§ WHAT THE EXERCISE ASKS
Nothing should be left out. Transcribe the entries exactly as written.

§ DATA FOR PROCESSING
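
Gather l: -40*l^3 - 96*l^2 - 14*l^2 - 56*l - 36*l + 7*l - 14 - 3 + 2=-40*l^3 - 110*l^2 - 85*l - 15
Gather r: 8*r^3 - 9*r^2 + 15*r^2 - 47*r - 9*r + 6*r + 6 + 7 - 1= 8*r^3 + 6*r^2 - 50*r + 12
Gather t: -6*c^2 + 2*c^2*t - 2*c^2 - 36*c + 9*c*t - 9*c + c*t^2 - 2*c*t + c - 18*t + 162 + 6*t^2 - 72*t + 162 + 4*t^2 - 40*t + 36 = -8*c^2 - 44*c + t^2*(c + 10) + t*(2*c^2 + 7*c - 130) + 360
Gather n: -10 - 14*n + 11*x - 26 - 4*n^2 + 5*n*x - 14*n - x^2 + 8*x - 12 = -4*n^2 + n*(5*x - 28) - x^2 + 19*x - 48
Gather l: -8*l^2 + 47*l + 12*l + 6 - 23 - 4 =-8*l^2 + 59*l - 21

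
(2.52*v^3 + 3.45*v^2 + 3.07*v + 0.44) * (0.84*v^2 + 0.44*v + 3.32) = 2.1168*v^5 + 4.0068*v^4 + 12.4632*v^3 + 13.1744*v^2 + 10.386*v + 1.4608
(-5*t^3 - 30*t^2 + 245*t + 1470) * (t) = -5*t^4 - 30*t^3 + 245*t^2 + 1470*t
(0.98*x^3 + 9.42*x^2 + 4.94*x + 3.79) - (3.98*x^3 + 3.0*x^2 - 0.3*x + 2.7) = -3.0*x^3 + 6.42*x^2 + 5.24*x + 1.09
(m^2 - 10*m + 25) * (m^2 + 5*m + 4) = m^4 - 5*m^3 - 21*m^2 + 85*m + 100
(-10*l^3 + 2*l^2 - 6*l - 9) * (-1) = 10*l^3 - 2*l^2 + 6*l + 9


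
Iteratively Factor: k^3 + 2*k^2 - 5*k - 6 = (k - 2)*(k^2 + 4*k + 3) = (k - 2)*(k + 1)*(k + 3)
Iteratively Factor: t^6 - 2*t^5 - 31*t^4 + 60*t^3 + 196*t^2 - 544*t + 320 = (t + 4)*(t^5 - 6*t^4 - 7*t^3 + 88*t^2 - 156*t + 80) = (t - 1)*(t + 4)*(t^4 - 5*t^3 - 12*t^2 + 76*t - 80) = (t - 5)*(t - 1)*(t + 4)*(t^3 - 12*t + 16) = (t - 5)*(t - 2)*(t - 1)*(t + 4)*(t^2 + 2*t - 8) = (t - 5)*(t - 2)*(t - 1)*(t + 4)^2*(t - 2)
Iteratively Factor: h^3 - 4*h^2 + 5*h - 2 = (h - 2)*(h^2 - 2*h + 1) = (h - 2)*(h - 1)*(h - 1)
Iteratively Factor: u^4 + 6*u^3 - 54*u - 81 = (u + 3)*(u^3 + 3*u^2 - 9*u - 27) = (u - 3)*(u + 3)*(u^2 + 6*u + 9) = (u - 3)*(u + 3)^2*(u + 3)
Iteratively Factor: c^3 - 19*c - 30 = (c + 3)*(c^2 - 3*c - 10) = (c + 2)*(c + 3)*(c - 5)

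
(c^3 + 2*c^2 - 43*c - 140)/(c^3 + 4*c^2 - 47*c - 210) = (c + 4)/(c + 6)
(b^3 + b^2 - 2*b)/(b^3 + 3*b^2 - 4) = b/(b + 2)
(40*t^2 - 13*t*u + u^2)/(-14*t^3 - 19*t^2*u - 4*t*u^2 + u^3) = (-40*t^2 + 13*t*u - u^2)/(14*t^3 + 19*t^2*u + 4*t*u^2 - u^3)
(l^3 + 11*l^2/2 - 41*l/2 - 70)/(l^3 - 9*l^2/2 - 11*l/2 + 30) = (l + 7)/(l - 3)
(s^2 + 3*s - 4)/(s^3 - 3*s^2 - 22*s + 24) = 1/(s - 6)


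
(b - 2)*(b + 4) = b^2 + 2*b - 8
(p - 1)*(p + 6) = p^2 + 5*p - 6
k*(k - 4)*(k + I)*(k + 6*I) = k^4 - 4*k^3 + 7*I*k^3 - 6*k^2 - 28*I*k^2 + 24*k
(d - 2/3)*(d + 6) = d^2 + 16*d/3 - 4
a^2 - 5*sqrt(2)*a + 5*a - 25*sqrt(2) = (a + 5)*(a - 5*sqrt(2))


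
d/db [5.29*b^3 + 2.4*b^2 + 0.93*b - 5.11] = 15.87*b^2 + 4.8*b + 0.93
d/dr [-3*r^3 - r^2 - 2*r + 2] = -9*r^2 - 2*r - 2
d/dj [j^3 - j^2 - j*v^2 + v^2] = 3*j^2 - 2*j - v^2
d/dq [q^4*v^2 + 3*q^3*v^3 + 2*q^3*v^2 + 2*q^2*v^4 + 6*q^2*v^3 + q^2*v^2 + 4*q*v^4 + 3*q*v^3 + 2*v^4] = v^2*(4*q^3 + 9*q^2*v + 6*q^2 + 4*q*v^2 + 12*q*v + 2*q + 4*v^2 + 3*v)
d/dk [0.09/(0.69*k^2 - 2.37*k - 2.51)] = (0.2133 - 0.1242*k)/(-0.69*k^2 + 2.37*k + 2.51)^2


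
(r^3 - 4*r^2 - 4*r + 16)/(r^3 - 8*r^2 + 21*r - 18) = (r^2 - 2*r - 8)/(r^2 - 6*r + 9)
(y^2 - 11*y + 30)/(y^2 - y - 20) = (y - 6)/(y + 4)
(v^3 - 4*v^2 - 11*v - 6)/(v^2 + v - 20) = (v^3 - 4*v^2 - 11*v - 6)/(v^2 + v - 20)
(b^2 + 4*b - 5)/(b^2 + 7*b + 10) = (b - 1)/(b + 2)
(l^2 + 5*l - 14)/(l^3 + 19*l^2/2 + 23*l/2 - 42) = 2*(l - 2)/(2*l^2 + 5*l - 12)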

§ TASK SOLUTION
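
Gather l: -40*l^3 - 96*l^2 - 14*l^2 - 56*l - 36*l + 7*l - 14 - 3 + 2=-40*l^3 - 110*l^2 - 85*l - 15
Gather r: 8*r^3 - 9*r^2 + 15*r^2 - 47*r - 9*r + 6*r + 6 + 7 - 1= 8*r^3 + 6*r^2 - 50*r + 12
Gather t: -6*c^2 + 2*c^2*t - 2*c^2 - 36*c + 9*c*t - 9*c + c*t^2 - 2*c*t + c - 18*t + 162 + 6*t^2 - 72*t + 162 + 4*t^2 - 40*t + 36 = -8*c^2 - 44*c + t^2*(c + 10) + t*(2*c^2 + 7*c - 130) + 360
Gather n: -10 - 14*n + 11*x - 26 - 4*n^2 + 5*n*x - 14*n - x^2 + 8*x - 12 = -4*n^2 + n*(5*x - 28) - x^2 + 19*x - 48
Gather l: -8*l^2 + 47*l + 12*l + 6 - 23 - 4 =-8*l^2 + 59*l - 21

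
(2.52*v^3 + 3.45*v^2 + 3.07*v + 0.44) * (0.84*v^2 + 0.44*v + 3.32) = 2.1168*v^5 + 4.0068*v^4 + 12.4632*v^3 + 13.1744*v^2 + 10.386*v + 1.4608
(-5*t^3 - 30*t^2 + 245*t + 1470) * (t) = -5*t^4 - 30*t^3 + 245*t^2 + 1470*t
(0.98*x^3 + 9.42*x^2 + 4.94*x + 3.79) - (3.98*x^3 + 3.0*x^2 - 0.3*x + 2.7) = -3.0*x^3 + 6.42*x^2 + 5.24*x + 1.09
(m^2 - 10*m + 25) * (m^2 + 5*m + 4) = m^4 - 5*m^3 - 21*m^2 + 85*m + 100
(-10*l^3 + 2*l^2 - 6*l - 9) * (-1) = 10*l^3 - 2*l^2 + 6*l + 9


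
Iteratively Factor: k^3 + 2*k^2 - 5*k - 6 = (k - 2)*(k^2 + 4*k + 3) = (k - 2)*(k + 1)*(k + 3)
Iteratively Factor: t^6 - 2*t^5 - 31*t^4 + 60*t^3 + 196*t^2 - 544*t + 320 = (t + 4)*(t^5 - 6*t^4 - 7*t^3 + 88*t^2 - 156*t + 80) = (t - 1)*(t + 4)*(t^4 - 5*t^3 - 12*t^2 + 76*t - 80) = (t - 5)*(t - 1)*(t + 4)*(t^3 - 12*t + 16) = (t - 5)*(t - 2)*(t - 1)*(t + 4)*(t^2 + 2*t - 8) = (t - 5)*(t - 2)*(t - 1)*(t + 4)^2*(t - 2)
Iteratively Factor: h^3 - 4*h^2 + 5*h - 2 = (h - 2)*(h^2 - 2*h + 1) = (h - 2)*(h - 1)*(h - 1)
Iteratively Factor: u^4 + 6*u^3 - 54*u - 81 = (u + 3)*(u^3 + 3*u^2 - 9*u - 27) = (u - 3)*(u + 3)*(u^2 + 6*u + 9) = (u - 3)*(u + 3)^2*(u + 3)
Iteratively Factor: c^3 - 19*c - 30 = (c + 3)*(c^2 - 3*c - 10) = (c + 2)*(c + 3)*(c - 5)

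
(c^3 + 2*c^2 - 43*c - 140)/(c^3 + 4*c^2 - 47*c - 210) = (c + 4)/(c + 6)
(b^3 + b^2 - 2*b)/(b^3 + 3*b^2 - 4) = b/(b + 2)
(40*t^2 - 13*t*u + u^2)/(-14*t^3 - 19*t^2*u - 4*t*u^2 + u^3) = (-40*t^2 + 13*t*u - u^2)/(14*t^3 + 19*t^2*u + 4*t*u^2 - u^3)
(l^3 + 11*l^2/2 - 41*l/2 - 70)/(l^3 - 9*l^2/2 - 11*l/2 + 30) = (l + 7)/(l - 3)
(s^2 + 3*s - 4)/(s^3 - 3*s^2 - 22*s + 24) = 1/(s - 6)


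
(b - 2)*(b + 4) = b^2 + 2*b - 8
(p - 1)*(p + 6) = p^2 + 5*p - 6
k*(k - 4)*(k + I)*(k + 6*I) = k^4 - 4*k^3 + 7*I*k^3 - 6*k^2 - 28*I*k^2 + 24*k
(d - 2/3)*(d + 6) = d^2 + 16*d/3 - 4
a^2 - 5*sqrt(2)*a + 5*a - 25*sqrt(2) = (a + 5)*(a - 5*sqrt(2))


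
d/db [5.29*b^3 + 2.4*b^2 + 0.93*b - 5.11] = 15.87*b^2 + 4.8*b + 0.93
d/dr [-3*r^3 - r^2 - 2*r + 2] = -9*r^2 - 2*r - 2
d/dj [j^3 - j^2 - j*v^2 + v^2] = 3*j^2 - 2*j - v^2
d/dq [q^4*v^2 + 3*q^3*v^3 + 2*q^3*v^2 + 2*q^2*v^4 + 6*q^2*v^3 + q^2*v^2 + 4*q*v^4 + 3*q*v^3 + 2*v^4] = v^2*(4*q^3 + 9*q^2*v + 6*q^2 + 4*q*v^2 + 12*q*v + 2*q + 4*v^2 + 3*v)
d/dk [0.09/(0.69*k^2 - 2.37*k - 2.51)] = (0.2133 - 0.1242*k)/(-0.69*k^2 + 2.37*k + 2.51)^2


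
(r^3 - 4*r^2 - 4*r + 16)/(r^3 - 8*r^2 + 21*r - 18) = (r^2 - 2*r - 8)/(r^2 - 6*r + 9)
(y^2 - 11*y + 30)/(y^2 - y - 20) = (y - 6)/(y + 4)
(v^3 - 4*v^2 - 11*v - 6)/(v^2 + v - 20) = (v^3 - 4*v^2 - 11*v - 6)/(v^2 + v - 20)
(b^2 + 4*b - 5)/(b^2 + 7*b + 10) = (b - 1)/(b + 2)
(l^2 + 5*l - 14)/(l^3 + 19*l^2/2 + 23*l/2 - 42) = 2*(l - 2)/(2*l^2 + 5*l - 12)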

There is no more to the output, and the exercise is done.